= PROBLEM =
Produce the records below again, word for word, but stop after the line that contains "step 1: v=0.25, ω=0.75, dt=0.5".

(Collection entries)
- Opening Delimiter -

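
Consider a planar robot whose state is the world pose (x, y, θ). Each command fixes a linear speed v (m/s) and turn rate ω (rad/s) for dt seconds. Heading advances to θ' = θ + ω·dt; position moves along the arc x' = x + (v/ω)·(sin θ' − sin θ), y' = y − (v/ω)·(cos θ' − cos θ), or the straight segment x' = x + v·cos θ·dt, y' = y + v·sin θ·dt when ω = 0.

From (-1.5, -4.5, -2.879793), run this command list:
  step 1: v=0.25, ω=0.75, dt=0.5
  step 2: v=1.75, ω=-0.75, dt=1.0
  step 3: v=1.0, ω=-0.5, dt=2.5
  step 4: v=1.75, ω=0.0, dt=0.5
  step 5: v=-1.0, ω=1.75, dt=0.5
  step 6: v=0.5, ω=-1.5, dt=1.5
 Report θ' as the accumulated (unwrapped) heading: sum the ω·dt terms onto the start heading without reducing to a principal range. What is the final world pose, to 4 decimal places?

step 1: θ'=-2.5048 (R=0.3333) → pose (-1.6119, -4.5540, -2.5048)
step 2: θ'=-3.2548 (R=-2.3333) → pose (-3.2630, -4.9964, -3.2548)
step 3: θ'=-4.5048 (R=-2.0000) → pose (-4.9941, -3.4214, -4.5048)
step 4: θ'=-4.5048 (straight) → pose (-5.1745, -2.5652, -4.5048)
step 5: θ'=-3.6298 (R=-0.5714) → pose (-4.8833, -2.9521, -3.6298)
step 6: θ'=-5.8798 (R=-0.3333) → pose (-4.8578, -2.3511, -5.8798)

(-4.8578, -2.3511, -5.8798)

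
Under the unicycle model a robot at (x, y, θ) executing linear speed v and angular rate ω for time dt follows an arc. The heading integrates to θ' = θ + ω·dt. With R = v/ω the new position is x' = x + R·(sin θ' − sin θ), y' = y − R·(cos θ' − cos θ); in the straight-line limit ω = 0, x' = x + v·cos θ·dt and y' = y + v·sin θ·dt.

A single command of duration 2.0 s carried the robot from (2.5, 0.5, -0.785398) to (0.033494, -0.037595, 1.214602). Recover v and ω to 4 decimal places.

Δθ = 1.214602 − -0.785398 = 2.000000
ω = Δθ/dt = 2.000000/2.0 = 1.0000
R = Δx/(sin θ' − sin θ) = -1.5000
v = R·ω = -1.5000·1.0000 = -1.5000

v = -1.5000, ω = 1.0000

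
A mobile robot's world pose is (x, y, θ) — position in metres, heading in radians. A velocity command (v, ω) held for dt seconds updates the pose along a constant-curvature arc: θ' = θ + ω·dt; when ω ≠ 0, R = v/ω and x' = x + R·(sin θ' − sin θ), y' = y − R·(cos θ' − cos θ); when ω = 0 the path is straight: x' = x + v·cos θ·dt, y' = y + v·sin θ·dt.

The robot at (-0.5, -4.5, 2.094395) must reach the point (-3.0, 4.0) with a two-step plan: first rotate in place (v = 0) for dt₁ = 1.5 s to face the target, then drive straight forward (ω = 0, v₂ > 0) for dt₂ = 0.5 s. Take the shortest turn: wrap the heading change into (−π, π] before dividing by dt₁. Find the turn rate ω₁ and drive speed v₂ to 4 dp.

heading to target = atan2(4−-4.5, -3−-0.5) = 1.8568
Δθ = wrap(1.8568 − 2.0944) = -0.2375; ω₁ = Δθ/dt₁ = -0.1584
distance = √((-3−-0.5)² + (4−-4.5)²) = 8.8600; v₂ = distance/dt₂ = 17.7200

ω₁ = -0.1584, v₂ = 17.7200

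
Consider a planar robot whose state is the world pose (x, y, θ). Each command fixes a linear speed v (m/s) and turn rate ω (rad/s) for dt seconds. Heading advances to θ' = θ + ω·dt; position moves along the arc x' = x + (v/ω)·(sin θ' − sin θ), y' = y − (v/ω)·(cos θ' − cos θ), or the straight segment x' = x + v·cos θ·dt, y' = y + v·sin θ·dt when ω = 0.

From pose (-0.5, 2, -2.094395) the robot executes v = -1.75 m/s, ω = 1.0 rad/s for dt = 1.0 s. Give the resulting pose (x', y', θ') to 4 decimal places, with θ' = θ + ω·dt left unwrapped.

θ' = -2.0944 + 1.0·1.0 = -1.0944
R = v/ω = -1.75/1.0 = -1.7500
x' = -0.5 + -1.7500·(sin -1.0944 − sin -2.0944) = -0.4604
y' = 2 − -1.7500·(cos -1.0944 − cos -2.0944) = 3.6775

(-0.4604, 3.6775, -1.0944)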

- Closing Delimiter -

= EXPECTED ANSWER =
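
Consider a planar robot whose state is the world pose (x, y, θ). Each command fixes a linear speed v (m/s) and turn rate ω (rad/s) for dt seconds. Heading advances to θ' = θ + ω·dt; position moves along the arc x' = x + (v/ω)·(sin θ' − sin θ), y' = y − (v/ω)·(cos θ' − cos θ), or the straight segment x' = x + v·cos θ·dt, y' = y + v·sin θ·dt when ω = 0.

From (-1.5, -4.5, -2.879793), run this command list:
  step 1: v=0.25, ω=0.75, dt=0.5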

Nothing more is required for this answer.